> **WHAT NEEDS TO BE DONE**
Read the lines below, and copy any that contain the string "following".

*** Opening of DATA SUPPLIED ***

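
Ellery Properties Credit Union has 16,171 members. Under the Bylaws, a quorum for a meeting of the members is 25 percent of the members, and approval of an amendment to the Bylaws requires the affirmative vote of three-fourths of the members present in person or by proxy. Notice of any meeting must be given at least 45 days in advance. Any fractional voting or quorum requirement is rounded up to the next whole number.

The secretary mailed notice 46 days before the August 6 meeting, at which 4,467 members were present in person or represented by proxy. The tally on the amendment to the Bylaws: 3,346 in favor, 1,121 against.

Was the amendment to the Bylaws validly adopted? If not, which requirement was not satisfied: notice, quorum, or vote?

Notice: 46 days given; 45 required. Satisfied.
Quorum: 25% of 16,171 = 4,042.75, rounded up to 4,043; 4,467 present. Satisfied.
Vote: requires three-fourths of those present (4,467); 3/4 of 4467 = 3350.25, rounded up to 3351, so 3,351 needed; 3,346 in favor. Not satisfied.

Invalid — vote requirement not satisfied.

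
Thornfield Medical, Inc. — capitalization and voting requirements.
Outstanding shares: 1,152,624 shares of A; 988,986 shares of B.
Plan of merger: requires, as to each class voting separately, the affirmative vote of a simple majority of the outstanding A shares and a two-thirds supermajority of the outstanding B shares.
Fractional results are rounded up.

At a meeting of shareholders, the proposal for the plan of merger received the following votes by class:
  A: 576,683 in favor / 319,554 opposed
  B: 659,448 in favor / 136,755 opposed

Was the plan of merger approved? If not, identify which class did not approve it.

Approved — every class gave the required vote.

A: a majority of 1152624 is 576313; 576,313 required, 576,683 in favor — approved.
B: 2/3 of 988986 = 659324; 659,324 required, 659,448 in favor — approved.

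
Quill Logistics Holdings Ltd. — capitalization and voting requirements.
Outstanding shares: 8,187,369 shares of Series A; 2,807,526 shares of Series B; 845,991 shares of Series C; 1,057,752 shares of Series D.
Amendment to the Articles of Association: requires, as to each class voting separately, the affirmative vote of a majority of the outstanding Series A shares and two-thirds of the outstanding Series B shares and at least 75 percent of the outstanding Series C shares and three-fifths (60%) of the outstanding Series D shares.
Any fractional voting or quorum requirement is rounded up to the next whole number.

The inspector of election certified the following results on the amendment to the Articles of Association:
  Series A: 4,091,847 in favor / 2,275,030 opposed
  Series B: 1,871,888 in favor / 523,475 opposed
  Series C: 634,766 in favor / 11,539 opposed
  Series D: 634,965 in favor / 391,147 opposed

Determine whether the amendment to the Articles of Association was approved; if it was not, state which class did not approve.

Not approved — the Series A shares did not give the required vote.

Series A: a majority of 8187369 is 4093685; 4,093,685 required, 4,091,847 in favor — not approved.
Series B: 2/3 of 2807526 = 1871684; 1,871,684 required, 1,871,888 in favor — approved.
Series C: 3/4 of 845991 = 634493.25, rounded up to 634494; 634,494 required, 634,766 in favor — approved.
Series D: 3/5 of 1057752 = 634651.20, rounded up to 634652; 634,652 required, 634,965 in favor — approved.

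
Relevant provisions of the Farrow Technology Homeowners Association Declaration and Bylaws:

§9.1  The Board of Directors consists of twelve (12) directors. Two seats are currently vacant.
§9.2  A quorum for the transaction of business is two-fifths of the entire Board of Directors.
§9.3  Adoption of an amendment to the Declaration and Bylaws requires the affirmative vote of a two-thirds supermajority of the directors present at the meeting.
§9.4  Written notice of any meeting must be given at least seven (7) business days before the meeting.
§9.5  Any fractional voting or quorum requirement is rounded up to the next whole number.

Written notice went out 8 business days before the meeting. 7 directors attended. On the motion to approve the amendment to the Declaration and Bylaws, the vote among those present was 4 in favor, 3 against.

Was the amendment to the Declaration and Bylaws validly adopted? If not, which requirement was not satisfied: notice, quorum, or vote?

Invalid — vote requirement not satisfied.

Notice: 8 business days given; 7 required (8 ≥ 7). Satisfied.
Quorum: 7 present; quorum is 5. Satisfied.
Vote: the amendment to the Declaration and Bylaws requires two-thirds of the directors present (7). 2/3 of 7 = 4.67, rounded up to 5, so 5 affirmative votes are needed; 4 voted in favor. Not satisfied.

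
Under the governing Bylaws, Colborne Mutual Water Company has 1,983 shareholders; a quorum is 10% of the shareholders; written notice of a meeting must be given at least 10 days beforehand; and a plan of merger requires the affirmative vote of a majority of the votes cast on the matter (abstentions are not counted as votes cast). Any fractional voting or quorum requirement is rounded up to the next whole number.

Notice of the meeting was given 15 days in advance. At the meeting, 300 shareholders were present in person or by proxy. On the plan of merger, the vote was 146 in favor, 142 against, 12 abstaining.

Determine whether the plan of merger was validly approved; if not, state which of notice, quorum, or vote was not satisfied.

Valid — all requirements satisfied.

Notice: 15 days given; 10 required. Satisfied.
Quorum: 10% of 1,983 = 198.30, rounded up to 199; 300 present. Satisfied.
Vote: requires a majority of the votes cast (300 − 12 abstaining = 288); a majority of 288 is 145, so 145 needed; 146 in favor. Satisfied.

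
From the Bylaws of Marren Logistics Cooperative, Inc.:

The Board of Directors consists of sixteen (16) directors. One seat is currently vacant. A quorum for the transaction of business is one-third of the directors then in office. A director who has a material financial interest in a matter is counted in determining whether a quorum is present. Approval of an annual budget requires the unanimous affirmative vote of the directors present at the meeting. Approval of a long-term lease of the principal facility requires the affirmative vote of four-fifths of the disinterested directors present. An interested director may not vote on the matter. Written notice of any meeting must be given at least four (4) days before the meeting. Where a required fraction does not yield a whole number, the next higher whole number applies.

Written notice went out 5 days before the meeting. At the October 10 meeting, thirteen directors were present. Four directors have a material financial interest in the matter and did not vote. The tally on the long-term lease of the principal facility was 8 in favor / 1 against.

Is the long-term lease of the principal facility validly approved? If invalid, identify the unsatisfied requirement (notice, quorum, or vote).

Notice: 5 days given; 4 required (5 ≥ 4). Satisfied.
Quorum: 13 present (interested directors count toward quorum); quorum is 5. Satisfied.
Vote: the long-term lease of the principal facility requires four-fifths of the disinterested directors present (13 − 4 = 9). 4/5 of 9 = 7.20, rounded up to 8, so 8 affirmative votes are needed; 8 voted in favor. Satisfied.

Valid — all requirements satisfied.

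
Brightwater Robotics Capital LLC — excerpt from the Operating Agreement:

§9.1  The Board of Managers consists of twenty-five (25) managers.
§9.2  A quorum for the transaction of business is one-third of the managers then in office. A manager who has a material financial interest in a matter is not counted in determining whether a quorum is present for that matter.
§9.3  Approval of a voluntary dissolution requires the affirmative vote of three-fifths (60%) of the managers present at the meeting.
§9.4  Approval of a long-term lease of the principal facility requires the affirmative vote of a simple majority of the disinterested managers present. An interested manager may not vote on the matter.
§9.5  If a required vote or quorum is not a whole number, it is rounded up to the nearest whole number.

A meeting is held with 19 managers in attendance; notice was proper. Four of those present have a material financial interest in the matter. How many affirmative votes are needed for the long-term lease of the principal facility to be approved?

8

The long-term lease of the principal facility requires a majority of the disinterested managers present (19 − 4 = 15).
A majority of 15 is 8.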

*** Close of DATA SUPPLIED ***

> **PROBLEM SOLUTION**
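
At a meeting of shareholders, the proposal for the plan of merger received the following votes by class:
The inspector of election certified the following results on the amendment to the Articles of Association: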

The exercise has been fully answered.